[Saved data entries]

--- START ---

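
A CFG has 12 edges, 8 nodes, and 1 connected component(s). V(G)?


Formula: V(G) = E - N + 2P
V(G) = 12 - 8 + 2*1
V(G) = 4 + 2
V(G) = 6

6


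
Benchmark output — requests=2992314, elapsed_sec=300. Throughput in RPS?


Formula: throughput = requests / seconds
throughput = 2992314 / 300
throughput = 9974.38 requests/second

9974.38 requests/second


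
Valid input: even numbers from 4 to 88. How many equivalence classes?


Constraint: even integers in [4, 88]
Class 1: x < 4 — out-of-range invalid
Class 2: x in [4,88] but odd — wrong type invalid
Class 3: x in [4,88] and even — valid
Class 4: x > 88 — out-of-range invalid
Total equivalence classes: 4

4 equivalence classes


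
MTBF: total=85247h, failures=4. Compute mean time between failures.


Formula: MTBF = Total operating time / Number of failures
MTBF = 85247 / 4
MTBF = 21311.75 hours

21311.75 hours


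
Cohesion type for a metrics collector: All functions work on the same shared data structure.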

--- END ---

> DIRECTIONS FOR THIS TASK: Once more, write out the entries exactly as they were written.

> ANSWER TO THIS PROBLEM:
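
A CFG has 12 edges, 8 nodes, and 1 connected component(s). V(G)?


Formula: V(G) = E - N + 2P
V(G) = 12 - 8 + 2*1
V(G) = 4 + 2
V(G) = 6

6


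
Benchmark output — requests=2992314, elapsed_sec=300. Throughput in RPS?


Formula: throughput = requests / seconds
throughput = 2992314 / 300
throughput = 9974.38 requests/second

9974.38 requests/second


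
Valid input: even numbers from 4 to 88. How many equivalence classes?


Constraint: even integers in [4, 88]
Class 1: x < 4 — out-of-range invalid
Class 2: x in [4,88] but odd — wrong type invalid
Class 3: x in [4,88] and even — valid
Class 4: x > 88 — out-of-range invalid
Total equivalence classes: 4

4 equivalence classes


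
MTBF: total=85247h, failures=4. Compute mean time between failures.


Formula: MTBF = Total operating time / Number of failures
MTBF = 85247 / 4
MTBF = 21311.75 hours

21311.75 hours


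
Cohesion type for a metrics collector: All functions work on the same shared data structure.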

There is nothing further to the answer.